# THE DATA
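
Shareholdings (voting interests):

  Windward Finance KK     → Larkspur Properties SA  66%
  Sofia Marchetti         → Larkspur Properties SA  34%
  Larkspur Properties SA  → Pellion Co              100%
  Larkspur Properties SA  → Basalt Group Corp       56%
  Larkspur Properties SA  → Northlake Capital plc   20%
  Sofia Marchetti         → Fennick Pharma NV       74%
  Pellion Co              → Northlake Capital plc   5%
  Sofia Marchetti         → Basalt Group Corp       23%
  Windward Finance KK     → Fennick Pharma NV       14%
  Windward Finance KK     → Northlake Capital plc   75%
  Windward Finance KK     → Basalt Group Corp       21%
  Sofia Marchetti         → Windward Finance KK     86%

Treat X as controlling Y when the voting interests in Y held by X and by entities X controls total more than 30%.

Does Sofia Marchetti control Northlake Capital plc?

Yes

Sofia holds 86% of Windward, so Sofia controls Windward.
Windward and Sofia together hold 66% + 34% = 100% of Larkspur, so Sofia controls Larkspur.
Larkspur holds 100% of Pellion, so Sofia controls Pellion.
Windward and Larkspur and Pellion together hold 75% + 20% + 5% = 100% of Northlake, so Sofia controls Northlake.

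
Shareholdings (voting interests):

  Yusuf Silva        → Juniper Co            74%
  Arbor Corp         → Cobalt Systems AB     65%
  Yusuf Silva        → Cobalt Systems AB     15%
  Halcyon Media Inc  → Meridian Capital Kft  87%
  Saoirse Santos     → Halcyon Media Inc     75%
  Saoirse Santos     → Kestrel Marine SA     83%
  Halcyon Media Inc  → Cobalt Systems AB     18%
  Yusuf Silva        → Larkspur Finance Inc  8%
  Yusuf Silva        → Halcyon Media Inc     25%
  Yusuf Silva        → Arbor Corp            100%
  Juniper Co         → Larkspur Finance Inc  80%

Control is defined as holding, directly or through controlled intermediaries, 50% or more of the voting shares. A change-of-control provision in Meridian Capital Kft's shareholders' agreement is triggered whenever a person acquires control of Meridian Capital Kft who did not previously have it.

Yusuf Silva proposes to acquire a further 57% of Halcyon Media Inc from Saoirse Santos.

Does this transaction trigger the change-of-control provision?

Yes

The purchase adds only to Yusuf's holdings (Saoirse's stake shrinks), so Yusuf is the only person who could newly come to control Meridian.
Yusuf holds 100% of Arbor, so Yusuf controls Arbor.
Yusuf holds 74% of Juniper, so Yusuf controls Juniper.
Yusuf and Arbor together hold 15% + 65% = 80% of Cobalt, so Yusuf controls Cobalt.
Juniper and Yusuf together hold 80% + 8% = 88% of Larkspur, so Yusuf controls Larkspur.
Neither Yusuf nor any entity Yusuf controls holds any voting interest in Meridian.
So before the transaction, Yusuf does not control Meridian.
After the purchase, Yusuf's direct stake in Halcyon rises to 25% + 57% = 82%, and Saoirse's stake falls to 18%.
Yusuf holds 82% of Halcyon, so Yusuf controls Halcyon.
Halcyon holds 87% of Meridian, so Yusuf controls Meridian.
Yusuf did not control Meridian before and does after, so the clause is triggered.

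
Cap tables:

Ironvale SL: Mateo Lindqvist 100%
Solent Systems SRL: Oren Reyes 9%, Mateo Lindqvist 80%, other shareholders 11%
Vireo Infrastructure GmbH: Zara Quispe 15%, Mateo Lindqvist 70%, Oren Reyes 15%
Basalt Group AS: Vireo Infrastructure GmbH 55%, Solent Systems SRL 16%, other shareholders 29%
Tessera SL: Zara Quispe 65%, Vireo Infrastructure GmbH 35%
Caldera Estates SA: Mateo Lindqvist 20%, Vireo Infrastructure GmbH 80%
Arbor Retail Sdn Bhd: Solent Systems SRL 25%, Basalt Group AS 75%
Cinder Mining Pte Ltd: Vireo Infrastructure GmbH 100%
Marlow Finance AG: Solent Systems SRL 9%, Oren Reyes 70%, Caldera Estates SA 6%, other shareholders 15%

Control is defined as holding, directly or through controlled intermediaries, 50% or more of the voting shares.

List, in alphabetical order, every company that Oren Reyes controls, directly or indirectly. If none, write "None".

Oren holds 70% of Marlow, so Oren controls Marlow.
No other company's threshold is met.

Marlow Finance AG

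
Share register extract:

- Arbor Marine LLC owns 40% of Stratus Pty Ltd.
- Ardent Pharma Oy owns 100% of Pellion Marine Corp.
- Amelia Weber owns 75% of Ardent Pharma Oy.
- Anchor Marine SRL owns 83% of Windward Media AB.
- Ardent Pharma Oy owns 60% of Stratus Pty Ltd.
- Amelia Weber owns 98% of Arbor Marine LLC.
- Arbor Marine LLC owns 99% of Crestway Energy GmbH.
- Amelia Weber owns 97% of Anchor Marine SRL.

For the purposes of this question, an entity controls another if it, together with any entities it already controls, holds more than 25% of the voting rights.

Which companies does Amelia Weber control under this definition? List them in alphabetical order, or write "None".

Anchor Marine SRL, Arbor Marine LLC, Ardent Pharma Oy, Crestway Energy GmbH, Pellion Marine Corp, Stratus Pty Ltd, Windward Media AB

Amelia holds 75% of Ardent, so Amelia controls Ardent.
Amelia holds 97% of Anchor, so Amelia controls Anchor.
Amelia holds 98% of Arbor, so Amelia controls Arbor.
Arbor and Ardent together hold 40% + 60% = 100% of Stratus, so Amelia controls Stratus.
Arbor holds 99% of Crestway, so Amelia controls Crestway.
Anchor holds 83% of Windward, so Amelia controls Windward.
Ardent holds 100% of Pellion, so Amelia controls Pellion.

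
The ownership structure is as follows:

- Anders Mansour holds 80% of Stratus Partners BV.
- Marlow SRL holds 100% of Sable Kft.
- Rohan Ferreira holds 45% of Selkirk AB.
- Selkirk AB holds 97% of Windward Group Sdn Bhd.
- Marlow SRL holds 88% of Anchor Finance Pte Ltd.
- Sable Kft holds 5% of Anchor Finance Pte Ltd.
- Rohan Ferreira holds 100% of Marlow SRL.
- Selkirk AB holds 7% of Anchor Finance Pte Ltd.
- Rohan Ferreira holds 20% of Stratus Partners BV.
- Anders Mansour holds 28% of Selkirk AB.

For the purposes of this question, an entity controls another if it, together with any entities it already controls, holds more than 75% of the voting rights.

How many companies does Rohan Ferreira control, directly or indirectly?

3

Rohan holds 100% of Marlow, so Rohan controls Marlow.
Marlow holds 100% of Sable, so Rohan controls Sable.
Sable and Marlow together hold 5% + 88% = 93% of Anchor, so Rohan controls Anchor.
No other company's threshold is met.
Rohan controls 3 companies.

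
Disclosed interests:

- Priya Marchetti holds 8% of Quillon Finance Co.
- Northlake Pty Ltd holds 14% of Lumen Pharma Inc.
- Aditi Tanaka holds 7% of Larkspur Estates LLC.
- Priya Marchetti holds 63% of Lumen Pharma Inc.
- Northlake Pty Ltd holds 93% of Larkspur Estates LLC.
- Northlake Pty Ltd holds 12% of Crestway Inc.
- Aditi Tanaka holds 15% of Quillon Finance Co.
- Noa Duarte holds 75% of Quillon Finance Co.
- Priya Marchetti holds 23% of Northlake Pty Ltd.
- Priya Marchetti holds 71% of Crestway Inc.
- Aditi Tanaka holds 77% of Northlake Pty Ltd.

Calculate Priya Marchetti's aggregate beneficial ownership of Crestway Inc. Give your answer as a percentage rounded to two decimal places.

Priya reaches Crestway along 2 paths.
Direct stake: 71% = 71%.
Via Northlake: 23% × 12% = 2.76%.
Total: 71% + 2.76% = 73.76%.

73.76%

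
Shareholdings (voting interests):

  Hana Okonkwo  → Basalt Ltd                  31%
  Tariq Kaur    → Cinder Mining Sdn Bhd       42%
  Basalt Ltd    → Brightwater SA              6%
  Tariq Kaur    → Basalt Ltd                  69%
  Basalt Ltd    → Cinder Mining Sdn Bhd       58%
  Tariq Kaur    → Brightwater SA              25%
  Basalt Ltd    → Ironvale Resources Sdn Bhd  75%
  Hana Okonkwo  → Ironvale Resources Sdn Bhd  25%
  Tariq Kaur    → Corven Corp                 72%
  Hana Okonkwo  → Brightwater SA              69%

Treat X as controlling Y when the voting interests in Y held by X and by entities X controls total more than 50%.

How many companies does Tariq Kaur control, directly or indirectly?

4

Tariq holds 69% of Basalt, so Tariq controls Basalt.
Basalt holds 75% of Ironvale, so Tariq controls Ironvale.
Basalt and Tariq together hold 58% + 42% = 100% of Cinder, so Tariq controls Cinder.
Tariq holds 72% of Corven, so Tariq controls Corven.
No other company's threshold is met.
Tariq controls 4 companies.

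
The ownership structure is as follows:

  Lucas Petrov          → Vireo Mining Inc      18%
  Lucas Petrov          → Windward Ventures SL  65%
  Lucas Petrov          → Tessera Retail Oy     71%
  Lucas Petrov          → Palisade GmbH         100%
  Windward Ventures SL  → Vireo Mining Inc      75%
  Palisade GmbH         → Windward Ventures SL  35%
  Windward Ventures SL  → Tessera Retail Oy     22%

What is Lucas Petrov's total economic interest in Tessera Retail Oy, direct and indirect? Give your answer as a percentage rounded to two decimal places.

93.00%

Lucas reaches Tessera along 3 paths.
Via Palisade → Windward: 100% × 35% × 22% = 7.7%.
Via Windward: 65% × 22% = 14.3%.
Direct stake: 71% = 71%.
Total: 7.7% + 14.3% + 71% = 93%.
Rounded: 93.00%.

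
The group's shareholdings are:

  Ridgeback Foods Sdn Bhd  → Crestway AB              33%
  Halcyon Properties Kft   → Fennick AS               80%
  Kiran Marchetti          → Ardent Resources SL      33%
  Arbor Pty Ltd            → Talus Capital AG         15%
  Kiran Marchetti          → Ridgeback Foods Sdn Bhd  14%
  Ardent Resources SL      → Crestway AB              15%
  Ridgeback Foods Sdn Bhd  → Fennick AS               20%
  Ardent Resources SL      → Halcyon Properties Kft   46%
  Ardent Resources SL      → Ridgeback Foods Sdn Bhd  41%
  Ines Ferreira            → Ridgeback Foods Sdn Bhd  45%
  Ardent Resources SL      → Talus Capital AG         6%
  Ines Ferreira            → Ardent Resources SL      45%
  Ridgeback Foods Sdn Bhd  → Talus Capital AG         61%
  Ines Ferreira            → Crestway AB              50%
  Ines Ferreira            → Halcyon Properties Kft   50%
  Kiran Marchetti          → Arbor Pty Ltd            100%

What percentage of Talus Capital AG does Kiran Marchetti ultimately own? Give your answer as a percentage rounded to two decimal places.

Kiran reaches Talus along 4 paths.
Via Ardent → Ridgeback: 33% × 41% × 61% = 8.2533%.
Via Ridgeback: 14% × 61% = 8.54%.
Via Arbor: 100% × 15% = 15%.
Via Ardent: 33% × 6% = 1.98%.
Total: 8.2533% + 8.54% + 15% + 1.98% = 33.7733%.
Rounded: 33.77%.

33.77%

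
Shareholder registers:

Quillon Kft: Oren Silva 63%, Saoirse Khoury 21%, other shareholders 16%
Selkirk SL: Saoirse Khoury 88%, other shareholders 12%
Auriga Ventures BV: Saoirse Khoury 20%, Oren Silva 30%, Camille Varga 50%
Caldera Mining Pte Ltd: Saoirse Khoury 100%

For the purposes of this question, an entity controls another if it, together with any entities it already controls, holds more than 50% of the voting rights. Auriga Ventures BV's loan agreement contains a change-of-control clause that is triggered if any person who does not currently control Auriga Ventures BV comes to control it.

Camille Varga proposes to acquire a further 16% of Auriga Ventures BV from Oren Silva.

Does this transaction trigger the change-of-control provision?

Yes

The purchase adds only to Camille's holdings (Oren's stake shrinks), so Camille is the only person who could newly come to control Auriga.
Camille's largest direct stake is 50% in Auriga, which does not meet the threshold, so Camille controls no company.
In Auriga, Camille's side holds only 50%, not > 50%.
So before the transaction, Camille does not control Auriga.
After the purchase, Camille's direct stake in Auriga rises to 50% + 16% = 66%, and Oren's stake falls to 14%.
Camille holds 66% of Auriga, so Camille controls Auriga.
Camille did not control Auriga before and does after, so the clause is triggered.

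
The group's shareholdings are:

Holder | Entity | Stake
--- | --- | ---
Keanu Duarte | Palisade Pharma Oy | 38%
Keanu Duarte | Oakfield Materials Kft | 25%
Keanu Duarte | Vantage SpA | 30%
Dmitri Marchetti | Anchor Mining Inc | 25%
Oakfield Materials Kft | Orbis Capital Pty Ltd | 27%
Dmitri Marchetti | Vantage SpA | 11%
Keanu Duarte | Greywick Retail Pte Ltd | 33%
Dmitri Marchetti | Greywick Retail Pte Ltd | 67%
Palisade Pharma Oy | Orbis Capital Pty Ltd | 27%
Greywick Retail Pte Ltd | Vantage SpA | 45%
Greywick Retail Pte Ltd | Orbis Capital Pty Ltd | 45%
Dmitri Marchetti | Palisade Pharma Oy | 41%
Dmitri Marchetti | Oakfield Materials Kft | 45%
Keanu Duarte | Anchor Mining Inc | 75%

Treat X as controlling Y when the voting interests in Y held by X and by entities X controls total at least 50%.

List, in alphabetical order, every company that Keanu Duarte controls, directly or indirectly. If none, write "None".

Keanu holds 75% of Anchor, so Keanu controls Anchor.
No other company's threshold is met.

Anchor Mining Inc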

# TASK DESCRIPTION
For this exercise, output exactly the lines above from the line with "Keanu Duarte | Anchor Mining Inc | 75%" to the line with "at least 50%.", counting both, and leave out the rest.

# EXERCISE RESULT
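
Keanu Duarte | Anchor Mining Inc | 75%

Treat X as controlling Y when the voting interests in Y held by X and by entities X controls total at least 50%.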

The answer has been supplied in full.